## DATA
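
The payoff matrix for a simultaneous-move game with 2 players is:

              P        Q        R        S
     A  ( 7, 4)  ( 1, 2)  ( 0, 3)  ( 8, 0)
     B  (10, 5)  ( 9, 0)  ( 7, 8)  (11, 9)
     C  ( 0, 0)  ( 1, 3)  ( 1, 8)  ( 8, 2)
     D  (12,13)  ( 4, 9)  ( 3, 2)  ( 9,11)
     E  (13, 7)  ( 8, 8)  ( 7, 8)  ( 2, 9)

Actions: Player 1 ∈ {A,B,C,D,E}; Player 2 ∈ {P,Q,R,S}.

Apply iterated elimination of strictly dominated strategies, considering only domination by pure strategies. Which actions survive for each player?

P1 drop A (B beats it: P:10>7 Q:9>1 R:7>0 S:11>8)
P1 drop C (B beats it: P:10>0 Q:9>1 R:7>1 S:11>8)
P2 drop Q (S beats it: B:9>0 D:11>9 E:9>8)
P2 drop R (S beats it: B:9>8 D:11>2 E:9>8)
P1→{B,D,E} P2→{P,S}

Survivors P1:{B,D,E} P2:{P,S}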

## EXERCISE REQUIREMENTS
Return the data above in full. Keep every line exactly as it is.

## OUTPUT OF THE EXERCISE
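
The payoff matrix for a simultaneous-move game with 2 players is:

              P        Q        R        S
     A  ( 7, 4)  ( 1, 2)  ( 0, 3)  ( 8, 0)
     B  (10, 5)  ( 9, 0)  ( 7, 8)  (11, 9)
     C  ( 0, 0)  ( 1, 3)  ( 1, 8)  ( 8, 2)
     D  (12,13)  ( 4, 9)  ( 3, 2)  ( 9,11)
     E  (13, 7)  ( 8, 8)  ( 7, 8)  ( 2, 9)

Actions: Player 1 ∈ {A,B,C,D,E}; Player 2 ∈ {P,Q,R,S}.

Apply iterated elimination of strictly dominated strategies, considering only domination by pure strategies. Which actions survive for each player?

P1 drop A (B beats it: P:10>7 Q:9>1 R:7>0 S:11>8)
P1 drop C (B beats it: P:10>0 Q:9>1 R:7>1 S:11>8)
P2 drop Q (S beats it: B:9>0 D:11>9 E:9>8)
P2 drop R (S beats it: B:9>8 D:11>2 E:9>8)
P1→{B,D,E} P2→{P,S}

Survivors P1:{B,D,E} P2:{P,S}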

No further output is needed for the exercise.